Output every record exactly, and nothing more.

─── DATASET EXCERPTS

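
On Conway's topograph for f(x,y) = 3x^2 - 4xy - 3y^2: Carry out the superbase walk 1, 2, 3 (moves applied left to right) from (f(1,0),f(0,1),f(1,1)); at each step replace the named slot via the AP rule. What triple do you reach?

start (3,-3,-4) = (f(1,0),f(0,1),f(1,1))
replace slot 1: 2·((-3)+(-4)) − 3 = -17 → (-17,-3,-4)
replace slot 2: 2·((-17)+(-4)) − (-3) = -39 → (-17,-39,-4)
replace slot 3: 2·((-17)+(-39)) − (-4) = -108 → (-17,-39,-108)

-17,-39,-108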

──────

[COMPLETED TASK]:
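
On Conway's topograph for f(x,y) = 3x^2 - 4xy - 3y^2: Carry out the superbase walk 1, 2, 3 (moves applied left to right) from (f(1,0),f(0,1),f(1,1)); at each step replace the named slot via the AP rule. What triple do you reach?

start (3,-3,-4) = (f(1,0),f(0,1),f(1,1))
replace slot 1: 2·((-3)+(-4)) − 3 = -17 → (-17,-3,-4)
replace slot 2: 2·((-17)+(-4)) − (-3) = -39 → (-17,-39,-4)
replace slot 3: 2·((-17)+(-39)) − (-4) = -108 → (-17,-39,-108)

-17,-39,-108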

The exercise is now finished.